(Stored items)
_ _ _ _ _ _ _
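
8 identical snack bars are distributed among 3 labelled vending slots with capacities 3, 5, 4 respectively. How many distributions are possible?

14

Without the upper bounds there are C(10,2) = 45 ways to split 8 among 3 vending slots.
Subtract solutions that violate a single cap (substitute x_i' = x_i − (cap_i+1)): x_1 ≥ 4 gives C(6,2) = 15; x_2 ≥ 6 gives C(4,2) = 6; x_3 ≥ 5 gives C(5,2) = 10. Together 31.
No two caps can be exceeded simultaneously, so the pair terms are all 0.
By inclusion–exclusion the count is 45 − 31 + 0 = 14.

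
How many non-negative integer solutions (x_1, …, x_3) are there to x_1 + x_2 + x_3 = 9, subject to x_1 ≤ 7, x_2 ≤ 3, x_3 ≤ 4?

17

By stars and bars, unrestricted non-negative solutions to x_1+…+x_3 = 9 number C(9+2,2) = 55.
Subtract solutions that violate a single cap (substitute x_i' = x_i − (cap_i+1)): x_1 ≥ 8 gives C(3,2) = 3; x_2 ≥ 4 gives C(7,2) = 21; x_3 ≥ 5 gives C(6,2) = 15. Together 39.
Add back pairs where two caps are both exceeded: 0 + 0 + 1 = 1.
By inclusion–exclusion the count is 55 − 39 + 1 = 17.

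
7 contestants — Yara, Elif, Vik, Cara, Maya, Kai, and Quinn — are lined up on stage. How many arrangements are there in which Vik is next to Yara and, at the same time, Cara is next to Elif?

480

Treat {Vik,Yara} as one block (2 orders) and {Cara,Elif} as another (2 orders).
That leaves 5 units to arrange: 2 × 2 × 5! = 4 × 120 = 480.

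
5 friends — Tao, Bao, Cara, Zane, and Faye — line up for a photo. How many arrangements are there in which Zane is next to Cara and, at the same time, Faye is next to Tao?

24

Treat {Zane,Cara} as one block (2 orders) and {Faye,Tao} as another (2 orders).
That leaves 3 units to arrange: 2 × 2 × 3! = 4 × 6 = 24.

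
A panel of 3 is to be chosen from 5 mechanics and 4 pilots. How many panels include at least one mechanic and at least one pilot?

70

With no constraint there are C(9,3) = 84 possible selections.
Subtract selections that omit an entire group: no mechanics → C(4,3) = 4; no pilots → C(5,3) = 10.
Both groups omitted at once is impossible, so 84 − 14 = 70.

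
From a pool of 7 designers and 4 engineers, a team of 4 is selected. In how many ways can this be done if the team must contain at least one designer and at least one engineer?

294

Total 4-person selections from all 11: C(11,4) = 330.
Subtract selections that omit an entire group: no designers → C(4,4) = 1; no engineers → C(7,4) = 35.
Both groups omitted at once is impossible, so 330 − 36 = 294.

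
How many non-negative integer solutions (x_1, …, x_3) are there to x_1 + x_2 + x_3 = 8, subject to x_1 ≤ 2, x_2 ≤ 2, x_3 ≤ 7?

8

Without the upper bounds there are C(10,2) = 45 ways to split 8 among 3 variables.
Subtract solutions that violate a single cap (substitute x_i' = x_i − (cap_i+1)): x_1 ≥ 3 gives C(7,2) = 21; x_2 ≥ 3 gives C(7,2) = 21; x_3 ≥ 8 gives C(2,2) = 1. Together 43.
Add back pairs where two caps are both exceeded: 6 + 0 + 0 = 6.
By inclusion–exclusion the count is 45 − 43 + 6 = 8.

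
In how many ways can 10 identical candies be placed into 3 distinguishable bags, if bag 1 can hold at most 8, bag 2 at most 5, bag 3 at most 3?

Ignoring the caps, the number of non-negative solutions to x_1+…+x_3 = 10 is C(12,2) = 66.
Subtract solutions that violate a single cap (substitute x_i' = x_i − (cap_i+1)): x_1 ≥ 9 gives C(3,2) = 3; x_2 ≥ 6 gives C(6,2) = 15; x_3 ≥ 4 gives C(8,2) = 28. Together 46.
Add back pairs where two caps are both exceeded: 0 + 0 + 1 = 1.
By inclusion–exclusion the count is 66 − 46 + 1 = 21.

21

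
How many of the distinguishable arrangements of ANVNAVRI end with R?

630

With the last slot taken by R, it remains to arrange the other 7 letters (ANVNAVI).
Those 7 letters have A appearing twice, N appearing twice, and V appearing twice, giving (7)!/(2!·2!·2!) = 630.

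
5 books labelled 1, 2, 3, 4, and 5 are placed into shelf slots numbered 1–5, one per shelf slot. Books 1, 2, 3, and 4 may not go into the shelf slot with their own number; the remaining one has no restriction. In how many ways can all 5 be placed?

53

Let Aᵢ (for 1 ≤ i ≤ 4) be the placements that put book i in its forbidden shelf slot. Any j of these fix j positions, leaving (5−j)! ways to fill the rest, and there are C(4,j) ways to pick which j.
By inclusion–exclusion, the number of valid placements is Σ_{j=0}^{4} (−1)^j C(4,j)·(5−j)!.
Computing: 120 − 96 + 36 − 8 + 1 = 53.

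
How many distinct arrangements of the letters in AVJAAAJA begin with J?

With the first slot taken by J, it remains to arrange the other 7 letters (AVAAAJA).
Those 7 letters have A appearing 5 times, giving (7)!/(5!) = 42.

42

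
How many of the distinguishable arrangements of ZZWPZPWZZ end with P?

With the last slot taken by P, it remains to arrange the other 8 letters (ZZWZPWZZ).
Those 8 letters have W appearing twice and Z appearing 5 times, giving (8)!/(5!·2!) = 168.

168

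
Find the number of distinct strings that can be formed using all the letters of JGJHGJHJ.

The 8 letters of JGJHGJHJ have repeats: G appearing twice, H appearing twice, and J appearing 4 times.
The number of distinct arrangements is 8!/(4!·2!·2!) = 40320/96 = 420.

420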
_ _ _ _ _ _ _
- Required action
Copy the data word for word.

- Reply to the exercise
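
8 identical snack bars are distributed among 3 labelled vending slots with capacities 3, 5, 4 respectively. How many distributions are possible?

14

Without the upper bounds there are C(10,2) = 45 ways to split 8 among 3 vending slots.
Subtract solutions that violate a single cap (substitute x_i' = x_i − (cap_i+1)): x_1 ≥ 4 gives C(6,2) = 15; x_2 ≥ 6 gives C(4,2) = 6; x_3 ≥ 5 gives C(5,2) = 10. Together 31.
No two caps can be exceeded simultaneously, so the pair terms are all 0.
By inclusion–exclusion the count is 45 − 31 + 0 = 14.

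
How many non-negative integer solutions (x_1, …, x_3) are there to x_1 + x_2 + x_3 = 9, subject to x_1 ≤ 7, x_2 ≤ 3, x_3 ≤ 4?

17

By stars and bars, unrestricted non-negative solutions to x_1+…+x_3 = 9 number C(9+2,2) = 55.
Subtract solutions that violate a single cap (substitute x_i' = x_i − (cap_i+1)): x_1 ≥ 8 gives C(3,2) = 3; x_2 ≥ 4 gives C(7,2) = 21; x_3 ≥ 5 gives C(6,2) = 15. Together 39.
Add back pairs where two caps are both exceeded: 0 + 0 + 1 = 1.
By inclusion–exclusion the count is 55 − 39 + 1 = 17.

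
7 contestants — Yara, Elif, Vik, Cara, Maya, Kai, and Quinn — are lined up on stage. How many arrangements are there in which Vik is next to Yara and, at the same time, Cara is next to Elif?

480

Treat {Vik,Yara} as one block (2 orders) and {Cara,Elif} as another (2 orders).
That leaves 5 units to arrange: 2 × 2 × 5! = 4 × 120 = 480.

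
5 friends — Tao, Bao, Cara, Zane, and Faye — line up for a photo. How many arrangements are there in which Zane is next to Cara and, at the same time, Faye is next to Tao?

24

Treat {Zane,Cara} as one block (2 orders) and {Faye,Tao} as another (2 orders).
That leaves 3 units to arrange: 2 × 2 × 3! = 4 × 6 = 24.

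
A panel of 3 is to be chosen from 5 mechanics and 4 pilots. How many panels include at least one mechanic and at least one pilot?

70

With no constraint there are C(9,3) = 84 possible selections.
Subtract selections that omit an entire group: no mechanics → C(4,3) = 4; no pilots → C(5,3) = 10.
Both groups omitted at once is impossible, so 84 − 14 = 70.

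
From a pool of 7 designers and 4 engineers, a team of 4 is selected. In how many ways can this be done if the team must contain at least one designer and at least one engineer?

294

Total 4-person selections from all 11: C(11,4) = 330.
Subtract selections that omit an entire group: no designers → C(4,4) = 1; no engineers → C(7,4) = 35.
Both groups omitted at once is impossible, so 330 − 36 = 294.

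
How many non-negative integer solutions (x_1, …, x_3) are there to x_1 + x_2 + x_3 = 8, subject to x_1 ≤ 2, x_2 ≤ 2, x_3 ≤ 7?

8

Without the upper bounds there are C(10,2) = 45 ways to split 8 among 3 variables.
Subtract solutions that violate a single cap (substitute x_i' = x_i − (cap_i+1)): x_1 ≥ 3 gives C(7,2) = 21; x_2 ≥ 3 gives C(7,2) = 21; x_3 ≥ 8 gives C(2,2) = 1. Together 43.
Add back pairs where two caps are both exceeded: 6 + 0 + 0 = 6.
By inclusion–exclusion the count is 45 − 43 + 6 = 8.

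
In how many ways can 10 identical candies be placed into 3 distinguishable bags, if bag 1 can hold at most 8, bag 2 at most 5, bag 3 at most 3?

Ignoring the caps, the number of non-negative solutions to x_1+…+x_3 = 10 is C(12,2) = 66.
Subtract solutions that violate a single cap (substitute x_i' = x_i − (cap_i+1)): x_1 ≥ 9 gives C(3,2) = 3; x_2 ≥ 6 gives C(6,2) = 15; x_3 ≥ 4 gives C(8,2) = 28. Together 46.
Add back pairs where two caps are both exceeded: 0 + 0 + 1 = 1.
By inclusion–exclusion the count is 66 − 46 + 1 = 21.

21

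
How many of the distinguishable arrangements of ANVNAVRI end with R?

630

With the last slot taken by R, it remains to arrange the other 7 letters (ANVNAVI).
Those 7 letters have A appearing twice, N appearing twice, and V appearing twice, giving (7)!/(2!·2!·2!) = 630.

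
5 books labelled 1, 2, 3, 4, and 5 are placed into shelf slots numbered 1–5, one per shelf slot. Books 1, 2, 3, and 4 may not go into the shelf slot with their own number; the remaining one has no restriction. In how many ways can all 5 be placed?

53

Let Aᵢ (for 1 ≤ i ≤ 4) be the placements that put book i in its forbidden shelf slot. Any j of these fix j positions, leaving (5−j)! ways to fill the rest, and there are C(4,j) ways to pick which j.
By inclusion–exclusion, the number of valid placements is Σ_{j=0}^{4} (−1)^j C(4,j)·(5−j)!.
Computing: 120 − 96 + 36 − 8 + 1 = 53.

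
How many distinct arrangements of the letters in AVJAAAJA begin with J?

With the first slot taken by J, it remains to arrange the other 7 letters (AVAAAJA).
Those 7 letters have A appearing 5 times, giving (7)!/(5!) = 42.

42

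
How many of the distinguishable arrangements of ZZWPZPWZZ end with P?

With the last slot taken by P, it remains to arrange the other 8 letters (ZZWZPWZZ).
Those 8 letters have W appearing twice and Z appearing 5 times, giving (8)!/(5!·2!) = 168.

168

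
Find the number of distinct strings that can be formed using all the letters of JGJHGJHJ.

The 8 letters of JGJHGJHJ have repeats: G appearing twice, H appearing twice, and J appearing 4 times.
The number of distinct arrangements is 8!/(4!·2!·2!) = 40320/96 = 420.

420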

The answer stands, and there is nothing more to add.